- **Exercise goal**: Please give back word for word the lines below, from the first one through the one with "25 | 3×10⁻⁴ |".

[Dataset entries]
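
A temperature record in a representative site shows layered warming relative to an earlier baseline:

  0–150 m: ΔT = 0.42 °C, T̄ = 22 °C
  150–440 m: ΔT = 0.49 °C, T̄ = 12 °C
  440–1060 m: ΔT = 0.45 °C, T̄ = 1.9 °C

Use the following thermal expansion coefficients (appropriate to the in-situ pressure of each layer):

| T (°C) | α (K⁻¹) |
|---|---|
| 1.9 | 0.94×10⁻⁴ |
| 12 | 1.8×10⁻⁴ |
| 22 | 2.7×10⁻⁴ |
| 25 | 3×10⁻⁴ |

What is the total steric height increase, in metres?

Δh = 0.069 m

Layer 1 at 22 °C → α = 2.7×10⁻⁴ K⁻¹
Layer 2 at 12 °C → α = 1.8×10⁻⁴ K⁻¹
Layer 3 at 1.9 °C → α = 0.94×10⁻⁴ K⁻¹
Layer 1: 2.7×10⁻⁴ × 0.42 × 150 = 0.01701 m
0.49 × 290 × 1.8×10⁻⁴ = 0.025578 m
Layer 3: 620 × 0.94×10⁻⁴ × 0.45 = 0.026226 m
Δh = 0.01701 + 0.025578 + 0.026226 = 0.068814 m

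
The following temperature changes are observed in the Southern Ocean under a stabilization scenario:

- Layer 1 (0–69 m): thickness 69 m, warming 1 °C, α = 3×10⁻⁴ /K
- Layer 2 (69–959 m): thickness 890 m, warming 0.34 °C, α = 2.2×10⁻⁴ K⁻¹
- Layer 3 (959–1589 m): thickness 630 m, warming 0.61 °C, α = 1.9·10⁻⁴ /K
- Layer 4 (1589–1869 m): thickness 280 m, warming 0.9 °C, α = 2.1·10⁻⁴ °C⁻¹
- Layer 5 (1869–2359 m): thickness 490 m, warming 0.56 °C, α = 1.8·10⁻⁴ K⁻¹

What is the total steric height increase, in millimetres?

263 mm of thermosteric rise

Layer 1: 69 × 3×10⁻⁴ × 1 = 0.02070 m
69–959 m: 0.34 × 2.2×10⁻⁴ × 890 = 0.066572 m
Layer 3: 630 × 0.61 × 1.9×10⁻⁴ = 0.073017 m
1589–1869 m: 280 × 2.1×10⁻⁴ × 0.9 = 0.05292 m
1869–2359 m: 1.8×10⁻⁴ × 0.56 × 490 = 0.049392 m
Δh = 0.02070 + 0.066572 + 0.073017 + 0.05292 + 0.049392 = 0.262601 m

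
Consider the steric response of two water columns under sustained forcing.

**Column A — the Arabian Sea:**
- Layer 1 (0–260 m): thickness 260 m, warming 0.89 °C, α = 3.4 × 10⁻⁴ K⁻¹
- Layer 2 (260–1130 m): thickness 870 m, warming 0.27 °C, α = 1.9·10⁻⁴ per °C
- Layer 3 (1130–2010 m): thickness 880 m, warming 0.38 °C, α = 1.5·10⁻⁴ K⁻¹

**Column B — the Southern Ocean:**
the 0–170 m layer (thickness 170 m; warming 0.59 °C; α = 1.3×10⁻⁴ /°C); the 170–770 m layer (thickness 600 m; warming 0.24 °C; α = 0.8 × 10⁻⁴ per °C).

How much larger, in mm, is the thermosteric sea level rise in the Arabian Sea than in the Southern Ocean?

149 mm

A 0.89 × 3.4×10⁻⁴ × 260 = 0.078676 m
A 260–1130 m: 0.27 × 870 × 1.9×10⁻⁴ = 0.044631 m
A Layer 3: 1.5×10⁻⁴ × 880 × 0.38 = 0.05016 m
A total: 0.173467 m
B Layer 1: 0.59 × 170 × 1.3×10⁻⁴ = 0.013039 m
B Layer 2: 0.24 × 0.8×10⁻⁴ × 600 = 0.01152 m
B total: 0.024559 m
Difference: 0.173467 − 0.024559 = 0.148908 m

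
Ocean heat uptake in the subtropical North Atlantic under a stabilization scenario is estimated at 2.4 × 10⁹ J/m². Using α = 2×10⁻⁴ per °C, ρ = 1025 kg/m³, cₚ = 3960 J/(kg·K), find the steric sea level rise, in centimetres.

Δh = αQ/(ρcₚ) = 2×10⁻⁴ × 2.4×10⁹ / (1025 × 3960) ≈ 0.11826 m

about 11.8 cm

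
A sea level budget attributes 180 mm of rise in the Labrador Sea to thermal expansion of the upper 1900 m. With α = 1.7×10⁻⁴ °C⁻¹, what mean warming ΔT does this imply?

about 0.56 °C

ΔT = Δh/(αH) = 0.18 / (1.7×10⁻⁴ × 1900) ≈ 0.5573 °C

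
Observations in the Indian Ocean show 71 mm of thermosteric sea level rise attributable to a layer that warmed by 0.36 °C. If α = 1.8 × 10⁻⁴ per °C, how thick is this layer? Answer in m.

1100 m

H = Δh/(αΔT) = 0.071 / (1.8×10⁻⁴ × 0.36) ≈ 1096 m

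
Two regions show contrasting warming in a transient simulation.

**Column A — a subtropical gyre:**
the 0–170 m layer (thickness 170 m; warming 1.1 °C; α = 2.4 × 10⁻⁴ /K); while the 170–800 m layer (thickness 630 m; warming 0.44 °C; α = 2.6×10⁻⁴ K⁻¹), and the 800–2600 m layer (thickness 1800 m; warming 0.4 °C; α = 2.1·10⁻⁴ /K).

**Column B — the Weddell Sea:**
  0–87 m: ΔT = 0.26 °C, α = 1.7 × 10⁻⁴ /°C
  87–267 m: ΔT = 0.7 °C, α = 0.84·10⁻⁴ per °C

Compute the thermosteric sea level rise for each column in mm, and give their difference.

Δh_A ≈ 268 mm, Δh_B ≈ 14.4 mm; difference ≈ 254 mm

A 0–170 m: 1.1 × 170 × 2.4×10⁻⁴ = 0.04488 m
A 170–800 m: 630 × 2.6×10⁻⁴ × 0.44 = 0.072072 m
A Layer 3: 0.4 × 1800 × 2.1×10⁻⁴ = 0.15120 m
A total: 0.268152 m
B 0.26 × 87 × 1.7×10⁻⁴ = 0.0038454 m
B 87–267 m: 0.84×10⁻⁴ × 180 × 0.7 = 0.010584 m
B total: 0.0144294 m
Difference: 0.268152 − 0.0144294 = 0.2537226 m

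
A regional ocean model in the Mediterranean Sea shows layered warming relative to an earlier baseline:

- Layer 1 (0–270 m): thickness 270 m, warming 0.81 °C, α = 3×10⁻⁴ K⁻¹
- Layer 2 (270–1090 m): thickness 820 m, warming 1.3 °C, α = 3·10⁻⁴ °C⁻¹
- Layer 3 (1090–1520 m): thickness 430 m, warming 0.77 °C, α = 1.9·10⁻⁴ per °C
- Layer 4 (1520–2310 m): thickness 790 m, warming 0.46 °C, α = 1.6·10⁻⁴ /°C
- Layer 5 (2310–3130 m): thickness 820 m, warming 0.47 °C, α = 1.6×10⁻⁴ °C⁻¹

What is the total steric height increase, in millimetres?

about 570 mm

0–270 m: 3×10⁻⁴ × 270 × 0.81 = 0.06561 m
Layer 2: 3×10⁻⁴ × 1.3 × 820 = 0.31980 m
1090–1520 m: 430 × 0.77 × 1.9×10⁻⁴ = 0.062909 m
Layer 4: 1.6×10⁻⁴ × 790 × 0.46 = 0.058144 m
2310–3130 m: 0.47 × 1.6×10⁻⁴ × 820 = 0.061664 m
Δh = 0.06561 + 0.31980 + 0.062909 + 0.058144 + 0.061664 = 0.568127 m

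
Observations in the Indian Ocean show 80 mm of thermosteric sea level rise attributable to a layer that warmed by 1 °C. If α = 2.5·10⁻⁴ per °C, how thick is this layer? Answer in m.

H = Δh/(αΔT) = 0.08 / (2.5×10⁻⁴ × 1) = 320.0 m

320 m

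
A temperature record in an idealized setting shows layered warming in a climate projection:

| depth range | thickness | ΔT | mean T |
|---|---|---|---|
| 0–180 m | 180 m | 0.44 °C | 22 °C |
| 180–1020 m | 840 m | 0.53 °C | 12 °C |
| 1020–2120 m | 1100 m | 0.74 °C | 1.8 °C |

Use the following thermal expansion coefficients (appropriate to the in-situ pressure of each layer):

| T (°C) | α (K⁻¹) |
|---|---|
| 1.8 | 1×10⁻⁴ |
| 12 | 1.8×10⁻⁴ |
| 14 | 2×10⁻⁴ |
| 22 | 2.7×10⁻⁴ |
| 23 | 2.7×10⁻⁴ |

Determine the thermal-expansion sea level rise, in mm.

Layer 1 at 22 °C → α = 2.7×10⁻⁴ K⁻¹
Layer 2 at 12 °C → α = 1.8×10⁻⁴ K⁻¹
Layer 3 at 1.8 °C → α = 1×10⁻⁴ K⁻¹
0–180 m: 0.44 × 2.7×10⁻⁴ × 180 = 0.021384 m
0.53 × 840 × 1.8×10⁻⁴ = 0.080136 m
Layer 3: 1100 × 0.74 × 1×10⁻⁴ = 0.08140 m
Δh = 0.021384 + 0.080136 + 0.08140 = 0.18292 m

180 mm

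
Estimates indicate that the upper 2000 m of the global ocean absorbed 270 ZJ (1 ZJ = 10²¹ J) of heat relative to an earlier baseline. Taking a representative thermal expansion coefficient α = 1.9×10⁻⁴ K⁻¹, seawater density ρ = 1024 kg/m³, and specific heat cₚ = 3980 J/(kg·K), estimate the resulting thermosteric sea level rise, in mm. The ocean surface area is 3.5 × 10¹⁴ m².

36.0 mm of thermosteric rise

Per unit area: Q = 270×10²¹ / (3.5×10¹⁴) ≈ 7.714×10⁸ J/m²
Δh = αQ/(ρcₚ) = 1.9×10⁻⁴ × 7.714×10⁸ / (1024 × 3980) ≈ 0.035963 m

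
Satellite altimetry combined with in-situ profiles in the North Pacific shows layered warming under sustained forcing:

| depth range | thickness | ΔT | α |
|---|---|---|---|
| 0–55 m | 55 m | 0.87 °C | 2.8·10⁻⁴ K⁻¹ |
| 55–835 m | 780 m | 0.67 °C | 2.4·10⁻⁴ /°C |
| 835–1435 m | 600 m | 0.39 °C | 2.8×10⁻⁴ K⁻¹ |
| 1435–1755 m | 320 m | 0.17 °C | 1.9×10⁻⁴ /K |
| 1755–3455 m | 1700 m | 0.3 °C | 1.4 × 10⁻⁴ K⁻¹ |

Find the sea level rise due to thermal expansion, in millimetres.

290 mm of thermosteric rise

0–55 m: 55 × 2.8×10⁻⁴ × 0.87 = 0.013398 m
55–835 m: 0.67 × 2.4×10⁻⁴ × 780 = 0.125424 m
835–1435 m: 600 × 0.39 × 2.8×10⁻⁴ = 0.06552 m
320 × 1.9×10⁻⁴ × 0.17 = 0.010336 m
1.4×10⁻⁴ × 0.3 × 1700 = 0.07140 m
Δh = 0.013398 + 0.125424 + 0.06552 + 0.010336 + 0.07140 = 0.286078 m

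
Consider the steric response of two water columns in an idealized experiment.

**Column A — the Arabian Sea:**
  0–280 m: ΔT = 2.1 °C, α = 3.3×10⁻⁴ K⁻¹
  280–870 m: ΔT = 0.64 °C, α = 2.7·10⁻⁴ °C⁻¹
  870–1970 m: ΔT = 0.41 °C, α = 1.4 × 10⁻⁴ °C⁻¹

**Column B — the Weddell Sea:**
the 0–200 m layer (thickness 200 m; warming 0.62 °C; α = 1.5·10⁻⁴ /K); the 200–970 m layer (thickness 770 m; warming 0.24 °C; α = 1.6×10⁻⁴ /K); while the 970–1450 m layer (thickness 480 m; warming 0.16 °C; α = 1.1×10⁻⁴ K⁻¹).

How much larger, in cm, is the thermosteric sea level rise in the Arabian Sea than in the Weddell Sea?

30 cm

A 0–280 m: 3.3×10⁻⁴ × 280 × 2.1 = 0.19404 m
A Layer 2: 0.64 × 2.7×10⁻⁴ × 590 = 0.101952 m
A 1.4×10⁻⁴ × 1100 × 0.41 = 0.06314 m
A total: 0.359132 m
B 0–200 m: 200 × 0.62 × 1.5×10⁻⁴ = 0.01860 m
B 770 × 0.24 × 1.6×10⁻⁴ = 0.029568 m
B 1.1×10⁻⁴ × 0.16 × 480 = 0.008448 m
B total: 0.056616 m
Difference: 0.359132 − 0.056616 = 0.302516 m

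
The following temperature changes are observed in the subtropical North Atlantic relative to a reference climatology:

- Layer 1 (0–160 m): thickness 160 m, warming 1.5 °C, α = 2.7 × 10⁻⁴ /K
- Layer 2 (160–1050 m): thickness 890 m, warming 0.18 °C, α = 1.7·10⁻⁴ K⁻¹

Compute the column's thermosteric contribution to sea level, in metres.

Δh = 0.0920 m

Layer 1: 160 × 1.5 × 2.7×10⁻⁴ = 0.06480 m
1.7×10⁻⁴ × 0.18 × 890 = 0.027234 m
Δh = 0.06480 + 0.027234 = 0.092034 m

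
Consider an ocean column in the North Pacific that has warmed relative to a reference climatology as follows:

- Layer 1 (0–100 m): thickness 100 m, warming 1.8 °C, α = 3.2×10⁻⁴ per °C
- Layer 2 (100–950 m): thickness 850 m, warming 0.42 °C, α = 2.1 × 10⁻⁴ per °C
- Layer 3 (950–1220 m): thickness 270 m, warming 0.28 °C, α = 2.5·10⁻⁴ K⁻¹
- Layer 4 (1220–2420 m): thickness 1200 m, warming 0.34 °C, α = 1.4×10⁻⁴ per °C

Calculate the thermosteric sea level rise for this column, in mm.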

- **Task answer**:
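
A temperature record in a representative site shows layered warming relative to an earlier baseline:

  0–150 m: ΔT = 0.42 °C, T̄ = 22 °C
  150–440 m: ΔT = 0.49 °C, T̄ = 12 °C
  440–1060 m: ΔT = 0.45 °C, T̄ = 1.9 °C

Use the following thermal expansion coefficients (appropriate to the in-situ pressure of each layer):

| T (°C) | α (K⁻¹) |
|---|---|
| 1.9 | 0.94×10⁻⁴ |
| 12 | 1.8×10⁻⁴ |
| 22 | 2.7×10⁻⁴ |
| 25 | 3×10⁻⁴ |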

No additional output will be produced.